[Saved data entries]
=======

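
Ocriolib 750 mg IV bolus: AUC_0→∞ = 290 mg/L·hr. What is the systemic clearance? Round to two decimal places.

CL = 2.59 L/hr

CL = Dose_iv / AUC_0→∞
   = 750 / 290 = 2.58621 L/hr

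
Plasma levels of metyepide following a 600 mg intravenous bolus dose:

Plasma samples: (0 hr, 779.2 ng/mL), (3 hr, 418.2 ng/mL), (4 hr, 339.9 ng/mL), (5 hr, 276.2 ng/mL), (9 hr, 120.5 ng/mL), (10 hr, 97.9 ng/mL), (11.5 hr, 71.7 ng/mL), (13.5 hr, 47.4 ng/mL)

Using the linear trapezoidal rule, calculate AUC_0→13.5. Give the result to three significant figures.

AUC = 3630 ng/mL·hr

Trapezoidal AUC_0→13.5:
  [0→3]: (779.2+418.2)/2 × 3 = 1796.1
  [3→4]: (418.2+339.9)/2 × 1 = 379.05
  [4→5]: (339.9+276.2)/2 × 1 = 308.05
  [5→9]: (276.2+120.5)/2 × 4 = 793.4
  [9→10]: (120.5+97.9)/2 × 1 = 109.2
  [10→11.5]: (97.9+71.7)/2 × 1.5 = 127.2
  [11.5→13.5]: (71.7+47.4)/2 × 2 = 119.1
  Sum = 3632.1 ng/mL·hr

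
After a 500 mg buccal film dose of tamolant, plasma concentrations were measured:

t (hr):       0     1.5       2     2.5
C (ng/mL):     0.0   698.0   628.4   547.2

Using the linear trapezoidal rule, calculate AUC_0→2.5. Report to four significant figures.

AUC = 1149 ng/mL·hr

Trapezoidal AUC_0→2.5:
  [0→1.5]: (0.0+698.0)/2 × 1.5 = 523.5
  [1.5→2]: (698.0+628.4)/2 × 0.5 = 331.6
  [2→2.5]: (628.4+547.2)/2 × 0.5 = 293.9
  Sum = 1149.0 ng/mL·hr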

=======

■ **Work to complete**
Give the entries again exactly, every one.

■ **Output below**
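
Ocriolib 750 mg IV bolus: AUC_0→∞ = 290 mg/L·hr. What is the systemic clearance? Round to two decimal places.

CL = 2.59 L/hr

CL = Dose_iv / AUC_0→∞
   = 750 / 290 = 2.58621 L/hr

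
Plasma levels of metyepide following a 600 mg intravenous bolus dose:

Plasma samples: (0 hr, 779.2 ng/mL), (3 hr, 418.2 ng/mL), (4 hr, 339.9 ng/mL), (5 hr, 276.2 ng/mL), (9 hr, 120.5 ng/mL), (10 hr, 97.9 ng/mL), (11.5 hr, 71.7 ng/mL), (13.5 hr, 47.4 ng/mL)

Using the linear trapezoidal rule, calculate AUC_0→13.5. Give the result to three significant figures.

AUC = 3630 ng/mL·hr

Trapezoidal AUC_0→13.5:
  [0→3]: (779.2+418.2)/2 × 3 = 1796.1
  [3→4]: (418.2+339.9)/2 × 1 = 379.05
  [4→5]: (339.9+276.2)/2 × 1 = 308.05
  [5→9]: (276.2+120.5)/2 × 4 = 793.4
  [9→10]: (120.5+97.9)/2 × 1 = 109.2
  [10→11.5]: (97.9+71.7)/2 × 1.5 = 127.2
  [11.5→13.5]: (71.7+47.4)/2 × 2 = 119.1
  Sum = 3632.1 ng/mL·hr

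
After a 500 mg buccal film dose of tamolant, plasma concentrations were measured:

t (hr):       0     1.5       2     2.5
C (ng/mL):     0.0   698.0   628.4   547.2

Using the linear trapezoidal rule, calculate AUC_0→2.5. Report to four significant figures.

AUC = 1149 ng/mL·hr

Trapezoidal AUC_0→2.5:
  [0→1.5]: (0.0+698.0)/2 × 1.5 = 523.5
  [1.5→2]: (698.0+628.4)/2 × 0.5 = 331.6
  [2→2.5]: (628.4+547.2)/2 × 0.5 = 293.9
  Sum = 1149.0 ng/mL·hr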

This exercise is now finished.